→ Task directions:
Given the entries below, copy each of them out exactly.

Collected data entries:
++++++++

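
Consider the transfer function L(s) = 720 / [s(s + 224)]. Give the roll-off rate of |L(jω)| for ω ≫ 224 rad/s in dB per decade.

-40 dB/decade

With 0 zeros and 2 poles, the high-frequency asymptotic slope is 20 × (0 − 2) = -40 dB/decade.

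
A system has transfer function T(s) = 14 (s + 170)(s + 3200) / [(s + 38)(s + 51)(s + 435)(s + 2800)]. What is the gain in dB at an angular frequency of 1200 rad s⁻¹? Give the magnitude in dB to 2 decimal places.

|j1200 + 170| = √(1200² + 170²) = 1212
|j1200 + 3200| = √(1200² + 3200²) = 3418
|j1200 + 38| = √(1200² + 38²) = 1201
|j1200 + 51| = √(1200² + 51²) = 1201
|j1200 + 435| = √(1200² + 435²) = 1276
|j1200 + 2800| = √(1200² + 2800²) = 3046
|T(j1200)| = 14 × 1212 × 3418 / (1201 × 1201 × 1276 × 3046) = 1.0342e-05
20 log₁₀(1.0342e-05) = -99.708 dB

-99.71 dB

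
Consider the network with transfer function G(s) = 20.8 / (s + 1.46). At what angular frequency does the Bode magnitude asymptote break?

1.46 rad/sec

The single real pole at s = −1.46 gives a corner at ω = 1.46 rad/sec.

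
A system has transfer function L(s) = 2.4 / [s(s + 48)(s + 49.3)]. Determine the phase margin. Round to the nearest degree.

90°

Gain crossover: |L(jω)| = 1 at ω ≈ 0.00101 rad s⁻¹.
∠L(j0.00101) = −90° − arctan(0.00101/48) − arctan(0.00101/49.3) ≈ -90.00°
PM = 180° + (-90.00°) = 90.00°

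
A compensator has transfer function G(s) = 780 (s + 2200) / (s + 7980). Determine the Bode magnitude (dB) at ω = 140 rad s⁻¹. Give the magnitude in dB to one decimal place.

46.7 dB

|j140 + 2200| = √(140² + 2200²) = 2204
|j140 + 7980| = √(140² + 7980²) = 7981
|G(j140)| = 780 × 2204 / 7981 = 215.44
20 log₁₀(215.44) = 46.67 dB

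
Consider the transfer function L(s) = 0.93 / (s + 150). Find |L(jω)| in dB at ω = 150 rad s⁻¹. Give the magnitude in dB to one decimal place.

-47.2 dB

|j150 + 150| = √(150² + 150²) = 212.1
|L(j150)| = 0.93 / 212.1 = 0.0043841
20 log₁₀(0.0043841) = -47.16 dB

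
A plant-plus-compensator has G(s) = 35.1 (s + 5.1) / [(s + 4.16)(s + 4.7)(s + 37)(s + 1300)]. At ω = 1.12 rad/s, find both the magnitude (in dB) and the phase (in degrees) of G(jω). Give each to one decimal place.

|j1.12 + 5.1| = √(1.12² + 5.1²) = 5.222
|j1.12 + 4.16| = √(1.12² + 4.16²) = 4.308
|j1.12 + 4.7| = √(1.12² + 4.7²) = 4.832
|j1.12 + 37| = √(1.12² + 37²) = 37.02
|j1.12 + 1300| = √(1.12² + 1300²) = 1300
|G(j1.12)| = 35.1 × 5.222 / (4.308 × 4.832 × 37.02 × 1300) = 0.00018297
20 log₁₀(0.00018297) = -74.75 dB
∠(j1.12 + 5.1) = arctan(1.12/5.1) = 12.39°
∠(j1.12 + 4.16) = arctan(1.12/4.16) = 15.07°
∠(j1.12 + 4.7) = arctan(1.12/4.7) = 13.40°
∠(j1.12 + 37) = arctan(1.12/37) = 1.73°
∠(j1.12 + 1300) = arctan(1.12/1300) = 0.05°
∠G(j1.12) = 12.39° − (15.07° + 13.40° + 1.73° + 0.05°) = -17.87°

|G| = -74.8 dB, ∠G = -17.9 deg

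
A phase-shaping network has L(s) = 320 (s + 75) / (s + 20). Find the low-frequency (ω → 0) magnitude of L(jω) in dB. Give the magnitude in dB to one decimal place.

L(0) = 320 × 75 / 20 = 1200
20 log₁₀(1200) = 61.58 dB

61.6 dB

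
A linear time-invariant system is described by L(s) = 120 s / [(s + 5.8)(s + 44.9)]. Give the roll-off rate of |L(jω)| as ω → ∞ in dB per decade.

-20 dB/decade

With 1 zero and 2 poles, the high-frequency asymptotic slope is 20 × (1 − 2) = -20 dB/decade.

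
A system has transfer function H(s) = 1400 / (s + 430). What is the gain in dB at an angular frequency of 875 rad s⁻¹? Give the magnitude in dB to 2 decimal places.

3.14 dB

|j875 + 430| = √(875² + 430²) = 974.9
|H(j875)| = 1400 / 974.9 = 1.436
20 log₁₀(1.436) = 3.143 dB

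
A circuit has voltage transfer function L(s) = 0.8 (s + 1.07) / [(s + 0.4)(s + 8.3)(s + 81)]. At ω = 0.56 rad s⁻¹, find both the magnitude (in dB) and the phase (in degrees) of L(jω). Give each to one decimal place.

|j0.56 + 1.07| = √(0.56² + 1.07²) = 1.208
|j0.56 + 0.4| = √(0.56² + 0.4²) = 0.6882
|j0.56 + 8.3| = √(0.56² + 8.3²) = 8.319
|j0.56 + 81| = √(0.56² + 81²) = 81
|L(j0.56)| = 0.8 × 1.208 / (0.6882 × 8.319 × 81) = 0.0020834
20 log₁₀(0.0020834) = -53.62 dB
∠(j0.56 + 1.07) = arctan(0.56/1.07) = 27.63°
∠(j0.56 + 0.4) = arctan(0.56/0.4) = 54.46°
∠(j0.56 + 8.3) = arctan(0.56/8.3) = 3.86°
∠(j0.56 + 81) = arctan(0.56/81) = 0.40°
∠L(j0.56) = 27.63° − (54.46° + 3.86° + 0.40°) = -31.09°

|L| = -53.6 dB, ∠L = -31.1°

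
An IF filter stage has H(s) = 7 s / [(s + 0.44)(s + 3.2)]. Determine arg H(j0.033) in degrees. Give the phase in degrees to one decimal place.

∠(j0.033) = 90.00°
∠(j0.033 + 0.44) = arctan(0.033/0.44) = 4.29°
∠(j0.033 + 3.2) = arctan(0.033/3.2) = 0.59°
∠H(j0.033) = 90.00° − (4.29° + 0.59°) = 85.12°

85.1°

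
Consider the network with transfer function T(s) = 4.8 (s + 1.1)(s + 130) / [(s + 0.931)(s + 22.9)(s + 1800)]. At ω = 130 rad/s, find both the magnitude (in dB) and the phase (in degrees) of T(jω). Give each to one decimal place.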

++++++++

→ Result:
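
Consider the transfer function L(s) = 720 / [s(s + 224)]. Give the roll-off rate of |L(jω)| for ω ≫ 224 rad/s in dB per decade.

-40 dB/decade

With 0 zeros and 2 poles, the high-frequency asymptotic slope is 20 × (0 − 2) = -40 dB/decade.

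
A system has transfer function T(s) = 14 (s + 170)(s + 3200) / [(s + 38)(s + 51)(s + 435)(s + 2800)]. What is the gain in dB at an angular frequency of 1200 rad s⁻¹? Give the magnitude in dB to 2 decimal places.

|j1200 + 170| = √(1200² + 170²) = 1212
|j1200 + 3200| = √(1200² + 3200²) = 3418
|j1200 + 38| = √(1200² + 38²) = 1201
|j1200 + 51| = √(1200² + 51²) = 1201
|j1200 + 435| = √(1200² + 435²) = 1276
|j1200 + 2800| = √(1200² + 2800²) = 3046
|T(j1200)| = 14 × 1212 × 3418 / (1201 × 1201 × 1276 × 3046) = 1.0342e-05
20 log₁₀(1.0342e-05) = -99.708 dB

-99.71 dB

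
Consider the network with transfer function G(s) = 20.8 / (s + 1.46). At what angular frequency does the Bode magnitude asymptote break?

1.46 rad/sec

The single real pole at s = −1.46 gives a corner at ω = 1.46 rad/sec.

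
A system has transfer function L(s) = 2.4 / [s(s + 48)(s + 49.3)]. Determine the phase margin. Round to the nearest degree.

90°

Gain crossover: |L(jω)| = 1 at ω ≈ 0.00101 rad s⁻¹.
∠L(j0.00101) = −90° − arctan(0.00101/48) − arctan(0.00101/49.3) ≈ -90.00°
PM = 180° + (-90.00°) = 90.00°

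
A compensator has transfer function G(s) = 780 (s + 2200) / (s + 7980). Determine the Bode magnitude (dB) at ω = 140 rad s⁻¹. Give the magnitude in dB to one decimal place.

46.7 dB

|j140 + 2200| = √(140² + 2200²) = 2204
|j140 + 7980| = √(140² + 7980²) = 7981
|G(j140)| = 780 × 2204 / 7981 = 215.44
20 log₁₀(215.44) = 46.67 dB

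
Consider the transfer function L(s) = 0.93 / (s + 150). Find |L(jω)| in dB at ω = 150 rad s⁻¹. Give the magnitude in dB to one decimal place.

-47.2 dB

|j150 + 150| = √(150² + 150²) = 212.1
|L(j150)| = 0.93 / 212.1 = 0.0043841
20 log₁₀(0.0043841) = -47.16 dB

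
A plant-plus-compensator has G(s) = 35.1 (s + 5.1) / [(s + 4.16)(s + 4.7)(s + 37)(s + 1300)]. At ω = 1.12 rad/s, find both the magnitude (in dB) and the phase (in degrees) of G(jω). Give each to one decimal place.

|j1.12 + 5.1| = √(1.12² + 5.1²) = 5.222
|j1.12 + 4.16| = √(1.12² + 4.16²) = 4.308
|j1.12 + 4.7| = √(1.12² + 4.7²) = 4.832
|j1.12 + 37| = √(1.12² + 37²) = 37.02
|j1.12 + 1300| = √(1.12² + 1300²) = 1300
|G(j1.12)| = 35.1 × 5.222 / (4.308 × 4.832 × 37.02 × 1300) = 0.00018297
20 log₁₀(0.00018297) = -74.75 dB
∠(j1.12 + 5.1) = arctan(1.12/5.1) = 12.39°
∠(j1.12 + 4.16) = arctan(1.12/4.16) = 15.07°
∠(j1.12 + 4.7) = arctan(1.12/4.7) = 13.40°
∠(j1.12 + 37) = arctan(1.12/37) = 1.73°
∠(j1.12 + 1300) = arctan(1.12/1300) = 0.05°
∠G(j1.12) = 12.39° − (15.07° + 13.40° + 1.73° + 0.05°) = -17.87°

|G| = -74.8 dB, ∠G = -17.9 deg

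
A phase-shaping network has L(s) = 320 (s + 75) / (s + 20). Find the low-frequency (ω → 0) magnitude of L(jω) in dB. Give the magnitude in dB to one decimal place.

L(0) = 320 × 75 / 20 = 1200
20 log₁₀(1200) = 61.58 dB

61.6 dB

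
A linear time-invariant system is described by L(s) = 120 s / [(s + 5.8)(s + 44.9)]. Give the roll-off rate of |L(jω)| as ω → ∞ in dB per decade.

-20 dB/decade

With 1 zero and 2 poles, the high-frequency asymptotic slope is 20 × (1 − 2) = -20 dB/decade.

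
A system has transfer function H(s) = 1400 / (s + 430). What is the gain in dB at an angular frequency of 875 rad s⁻¹? Give the magnitude in dB to 2 decimal places.

3.14 dB

|j875 + 430| = √(875² + 430²) = 974.9
|H(j875)| = 1400 / 974.9 = 1.436
20 log₁₀(1.436) = 3.143 dB

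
A circuit has voltage transfer function L(s) = 0.8 (s + 1.07) / [(s + 0.4)(s + 8.3)(s + 81)]. At ω = 0.56 rad s⁻¹, find both the magnitude (in dB) and the phase (in degrees) of L(jω). Give each to one decimal place.

|j0.56 + 1.07| = √(0.56² + 1.07²) = 1.208
|j0.56 + 0.4| = √(0.56² + 0.4²) = 0.6882
|j0.56 + 8.3| = √(0.56² + 8.3²) = 8.319
|j0.56 + 81| = √(0.56² + 81²) = 81
|L(j0.56)| = 0.8 × 1.208 / (0.6882 × 8.319 × 81) = 0.0020834
20 log₁₀(0.0020834) = -53.62 dB
∠(j0.56 + 1.07) = arctan(0.56/1.07) = 27.63°
∠(j0.56 + 0.4) = arctan(0.56/0.4) = 54.46°
∠(j0.56 + 8.3) = arctan(0.56/8.3) = 3.86°
∠(j0.56 + 81) = arctan(0.56/81) = 0.40°
∠L(j0.56) = 27.63° − (54.46° + 3.86° + 0.40°) = -31.09°

|L| = -53.6 dB, ∠L = -31.1°

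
An IF filter stage has H(s) = 7 s / [(s + 0.44)(s + 3.2)]. Determine arg H(j0.033) in degrees. Give the phase in degrees to one decimal place.

∠(j0.033) = 90.00°
∠(j0.033 + 0.44) = arctan(0.033/0.44) = 4.29°
∠(j0.033 + 3.2) = arctan(0.033/3.2) = 0.59°
∠H(j0.033) = 90.00° − (4.29° + 0.59°) = 85.12°

85.1°

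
Consider the network with transfer function T(s) = 4.8 (s + 1.1)(s + 130) / [(s + 0.931)(s + 22.9)(s + 1800)]. At ω = 130 rad/s, find both the magnitude (in dB) and the phase (in degrees) of T(jω). Give each to one decimal place.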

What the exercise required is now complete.